+++ DATA FOR PROCESSING +++
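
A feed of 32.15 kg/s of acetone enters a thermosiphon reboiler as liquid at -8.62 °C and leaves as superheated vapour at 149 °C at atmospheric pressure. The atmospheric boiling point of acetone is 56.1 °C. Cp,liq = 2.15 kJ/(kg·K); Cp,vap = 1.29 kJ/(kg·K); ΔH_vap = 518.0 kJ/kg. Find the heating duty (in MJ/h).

Q = 89900 MJ/h

liquid -8.62→56.1 °C: 139.15 kJ/kg
vaporisation at 56.1 °C: 518 kJ/kg
vapour 56.1→149 °C: 119.84 kJ/kg
Δh = 139.15 + 518 + 119.84 = 776.99 kJ/kg
Q = ṁ·Δh = 32.15 kg/s × 776.99 kJ/kg = 24980 kJ/s
|Q| = 24980 kW = 89929 MJ/h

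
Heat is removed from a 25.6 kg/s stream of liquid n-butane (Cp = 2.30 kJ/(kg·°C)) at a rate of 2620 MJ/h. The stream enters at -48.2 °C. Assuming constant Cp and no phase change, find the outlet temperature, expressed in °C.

T_out = -60.6 °C

Q = 2620 MJ/h = 727.78 kJ/s
ΔT = Q/(ṁ·Cp) = 727.78/(25.6×2.30) = 12.36 K
T_out = -48.2 − 12.36 = -60.56 °C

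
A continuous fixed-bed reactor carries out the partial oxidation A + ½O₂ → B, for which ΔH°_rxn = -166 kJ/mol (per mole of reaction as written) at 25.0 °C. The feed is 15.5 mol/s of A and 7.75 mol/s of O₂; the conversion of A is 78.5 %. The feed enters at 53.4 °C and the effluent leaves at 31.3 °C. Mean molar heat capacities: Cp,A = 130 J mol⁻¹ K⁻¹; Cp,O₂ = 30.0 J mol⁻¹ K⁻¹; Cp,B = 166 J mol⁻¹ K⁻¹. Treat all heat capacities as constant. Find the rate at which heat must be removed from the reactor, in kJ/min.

Q_out = 124000 kJ/min

Extent of reaction ξ = 0.785 × 15.5 = 12.168 mol/s
Reaction term: ξ·ΔH°_rxn = 12.168 × -166 = -2019.8 kJ/s
Sensible, feed 53.4→25 °C: -63.829 kJ/s
Outlet flows (mol/s): A 3.3325, O₂ 1.6662, B 12.168
Sensible, products 25→31.3 °C: 15.769 kJ/s
Q = ΔH = -2067.9 kJ/s = -2067.9 kW
Heat removed = 124070 kJ/min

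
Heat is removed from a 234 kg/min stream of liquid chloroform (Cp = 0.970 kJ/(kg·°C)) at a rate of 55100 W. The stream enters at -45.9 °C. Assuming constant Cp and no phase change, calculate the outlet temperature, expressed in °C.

Q = 55100 W = 3306 kJ/min
ΔT = Q/(ṁ·Cp) = 3306/(234×0.970) = 14.565 K
T_out = -45.9 − 14.565 = -60.465 °C

T_out = -60.5 °C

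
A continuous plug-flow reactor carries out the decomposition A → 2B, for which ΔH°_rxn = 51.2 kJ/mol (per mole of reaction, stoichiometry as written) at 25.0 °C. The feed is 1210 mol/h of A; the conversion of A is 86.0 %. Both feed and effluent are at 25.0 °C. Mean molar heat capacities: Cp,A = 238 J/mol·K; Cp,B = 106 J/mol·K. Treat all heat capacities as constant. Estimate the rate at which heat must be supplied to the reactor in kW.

Q_in = 14.8 kW

Extent of reaction ξ = 0.860 × 1210 = 1040.6 mol/h
Reaction term: ξ·ΔH°_rxn = 1040.6 × 51.2 = 53279 kJ/h
Q = ΔH = 53279 kJ/h = 14.8 kW
Heat supplied = 14.8 kW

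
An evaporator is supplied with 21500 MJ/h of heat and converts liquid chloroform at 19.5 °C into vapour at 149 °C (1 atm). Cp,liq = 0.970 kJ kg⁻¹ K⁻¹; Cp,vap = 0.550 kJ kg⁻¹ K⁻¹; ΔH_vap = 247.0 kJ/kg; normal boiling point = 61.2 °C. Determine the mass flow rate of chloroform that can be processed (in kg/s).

Δh = 0.970×(61.2−19.5) + 247.0 + 0.550×(149−61.2) = 335.74 kJ/kg
Q = 21500 MJ/h = 5972.2 kJ/s = 5972.2 kJ/s
ṁ = Q/Δh = 5972.2 / 335.74 = 17.788 kg/s

ṁ = 17.8 kg/s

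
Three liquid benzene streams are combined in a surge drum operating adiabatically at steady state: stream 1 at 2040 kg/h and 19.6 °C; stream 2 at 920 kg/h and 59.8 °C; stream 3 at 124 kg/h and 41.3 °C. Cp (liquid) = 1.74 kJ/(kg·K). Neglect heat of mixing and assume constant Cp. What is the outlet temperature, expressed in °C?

Adiabatic, steady state ⇒ Σ ṁᵢCp,ᵢ(T_out − Tᵢ) = 0
T_out = Σ ṁᵢCp,ᵢTᵢ / Σ ṁᵢCp,ᵢ
      = 174210 / 5366.2 = 32.465 °C

T_out = 32.5 °C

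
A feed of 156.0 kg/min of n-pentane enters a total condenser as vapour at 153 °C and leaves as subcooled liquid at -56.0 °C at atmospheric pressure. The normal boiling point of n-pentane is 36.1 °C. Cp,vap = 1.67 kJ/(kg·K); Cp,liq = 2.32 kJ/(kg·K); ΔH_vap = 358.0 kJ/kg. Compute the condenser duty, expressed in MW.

Q_c = 1.99 MW

vapour 153→36.1 °C: -195.22 kJ/kg
condensation at 36.1 °C: -358 kJ/kg
liquid 36.1→-56.0 °C: -213.67 kJ/kg
Δh = -195.22 + -358 + -213.67 = -766.89 kJ/kg
Q = ṁ·Δh = 156.0 kg/min × -766.89 kJ/kg = -119640 kJ/min
|Q| = 1993.9 kW = 1.9939 MW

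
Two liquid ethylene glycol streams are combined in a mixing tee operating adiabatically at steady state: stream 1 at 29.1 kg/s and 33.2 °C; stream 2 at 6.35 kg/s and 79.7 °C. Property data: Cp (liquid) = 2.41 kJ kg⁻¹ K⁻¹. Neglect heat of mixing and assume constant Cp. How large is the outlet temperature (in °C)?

T_out = 41.5 °C

Adiabatic, steady state ⇒ Σ ṁᵢCp,ᵢ(T_out − Tᵢ) = 0
T_out = Σ ṁᵢCp,ᵢTᵢ / Σ ṁᵢCp,ᵢ
      = 3548 / 85.435 = 41.529 °C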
+++
- [TASK OBJECTIVE]: Retype the entries. Every line must match exactly.

- [RESPONSE FOR THIS EXERCISE]:
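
A feed of 32.15 kg/s of acetone enters a thermosiphon reboiler as liquid at -8.62 °C and leaves as superheated vapour at 149 °C at atmospheric pressure. The atmospheric boiling point of acetone is 56.1 °C. Cp,liq = 2.15 kJ/(kg·K); Cp,vap = 1.29 kJ/(kg·K); ΔH_vap = 518.0 kJ/kg. Find the heating duty (in MJ/h).

Q = 89900 MJ/h

liquid -8.62→56.1 °C: 139.15 kJ/kg
vaporisation at 56.1 °C: 518 kJ/kg
vapour 56.1→149 °C: 119.84 kJ/kg
Δh = 139.15 + 518 + 119.84 = 776.99 kJ/kg
Q = ṁ·Δh = 32.15 kg/s × 776.99 kJ/kg = 24980 kJ/s
|Q| = 24980 kW = 89929 MJ/h

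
Heat is removed from a 25.6 kg/s stream of liquid n-butane (Cp = 2.30 kJ/(kg·°C)) at a rate of 2620 MJ/h. The stream enters at -48.2 °C. Assuming constant Cp and no phase change, find the outlet temperature, expressed in °C.

T_out = -60.6 °C

Q = 2620 MJ/h = 727.78 kJ/s
ΔT = Q/(ṁ·Cp) = 727.78/(25.6×2.30) = 12.36 K
T_out = -48.2 − 12.36 = -60.56 °C

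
A continuous fixed-bed reactor carries out the partial oxidation A + ½O₂ → B, for which ΔH°_rxn = -166 kJ/mol (per mole of reaction as written) at 25.0 °C. The feed is 15.5 mol/s of A and 7.75 mol/s of O₂; the conversion of A is 78.5 %. The feed enters at 53.4 °C and the effluent leaves at 31.3 °C. Mean molar heat capacities: Cp,A = 130 J mol⁻¹ K⁻¹; Cp,O₂ = 30.0 J mol⁻¹ K⁻¹; Cp,B = 166 J mol⁻¹ K⁻¹. Treat all heat capacities as constant. Find the rate at which heat must be removed from the reactor, in kJ/min.

Q_out = 124000 kJ/min

Extent of reaction ξ = 0.785 × 15.5 = 12.168 mol/s
Reaction term: ξ·ΔH°_rxn = 12.168 × -166 = -2019.8 kJ/s
Sensible, feed 53.4→25 °C: -63.829 kJ/s
Outlet flows (mol/s): A 3.3325, O₂ 1.6662, B 12.168
Sensible, products 25→31.3 °C: 15.769 kJ/s
Q = ΔH = -2067.9 kJ/s = -2067.9 kW
Heat removed = 124070 kJ/min

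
Heat is removed from a 234 kg/min stream of liquid chloroform (Cp = 0.970 kJ/(kg·°C)) at a rate of 55100 W. The stream enters at -45.9 °C. Assuming constant Cp and no phase change, calculate the outlet temperature, expressed in °C.

Q = 55100 W = 3306 kJ/min
ΔT = Q/(ṁ·Cp) = 3306/(234×0.970) = 14.565 K
T_out = -45.9 − 14.565 = -60.465 °C

T_out = -60.5 °C

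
A continuous plug-flow reactor carries out the decomposition A → 2B, for which ΔH°_rxn = 51.2 kJ/mol (per mole of reaction, stoichiometry as written) at 25.0 °C. The feed is 1210 mol/h of A; the conversion of A is 86.0 %. Both feed and effluent are at 25.0 °C. Mean molar heat capacities: Cp,A = 238 J/mol·K; Cp,B = 106 J/mol·K. Treat all heat capacities as constant. Estimate the rate at which heat must be supplied to the reactor in kW.

Q_in = 14.8 kW

Extent of reaction ξ = 0.860 × 1210 = 1040.6 mol/h
Reaction term: ξ·ΔH°_rxn = 1040.6 × 51.2 = 53279 kJ/h
Q = ΔH = 53279 kJ/h = 14.8 kW
Heat supplied = 14.8 kW

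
An evaporator is supplied with 21500 MJ/h of heat and converts liquid chloroform at 19.5 °C into vapour at 149 °C (1 atm). Cp,liq = 0.970 kJ kg⁻¹ K⁻¹; Cp,vap = 0.550 kJ kg⁻¹ K⁻¹; ΔH_vap = 247.0 kJ/kg; normal boiling point = 61.2 °C. Determine the mass flow rate of chloroform that can be processed (in kg/s).

Δh = 0.970×(61.2−19.5) + 247.0 + 0.550×(149−61.2) = 335.74 kJ/kg
Q = 21500 MJ/h = 5972.2 kJ/s = 5972.2 kJ/s
ṁ = Q/Δh = 5972.2 / 335.74 = 17.788 kg/s

ṁ = 17.8 kg/s

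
Three liquid benzene streams are combined in a surge drum operating adiabatically at steady state: stream 1 at 2040 kg/h and 19.6 °C; stream 2 at 920 kg/h and 59.8 °C; stream 3 at 124 kg/h and 41.3 °C. Cp (liquid) = 1.74 kJ/(kg·K). Neglect heat of mixing and assume constant Cp. What is the outlet temperature, expressed in °C?

Adiabatic, steady state ⇒ Σ ṁᵢCp,ᵢ(T_out − Tᵢ) = 0
T_out = Σ ṁᵢCp,ᵢTᵢ / Σ ṁᵢCp,ᵢ
      = 174210 / 5366.2 = 32.465 °C

T_out = 32.5 °C

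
A feed of 156.0 kg/min of n-pentane enters a total condenser as vapour at 153 °C and leaves as subcooled liquid at -56.0 °C at atmospheric pressure. The normal boiling point of n-pentane is 36.1 °C. Cp,vap = 1.67 kJ/(kg·K); Cp,liq = 2.32 kJ/(kg·K); ΔH_vap = 358.0 kJ/kg. Compute the condenser duty, expressed in MW.

Q_c = 1.99 MW

vapour 153→36.1 °C: -195.22 kJ/kg
condensation at 36.1 °C: -358 kJ/kg
liquid 36.1→-56.0 °C: -213.67 kJ/kg
Δh = -195.22 + -358 + -213.67 = -766.89 kJ/kg
Q = ṁ·Δh = 156.0 kg/min × -766.89 kJ/kg = -119640 kJ/min
|Q| = 1993.9 kW = 1.9939 MW

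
Two liquid ethylene glycol streams are combined in a mixing tee operating adiabatically at steady state: stream 1 at 29.1 kg/s and 33.2 °C; stream 2 at 6.35 kg/s and 79.7 °C. Property data: Cp (liquid) = 2.41 kJ kg⁻¹ K⁻¹. Neglect heat of mixing and assume constant Cp. How large is the outlet temperature (in °C)?

T_out = 41.5 °C

Adiabatic, steady state ⇒ Σ ṁᵢCp,ᵢ(T_out − Tᵢ) = 0
T_out = Σ ṁᵢCp,ᵢTᵢ / Σ ṁᵢCp,ᵢ
      = 3548 / 85.435 = 41.529 °C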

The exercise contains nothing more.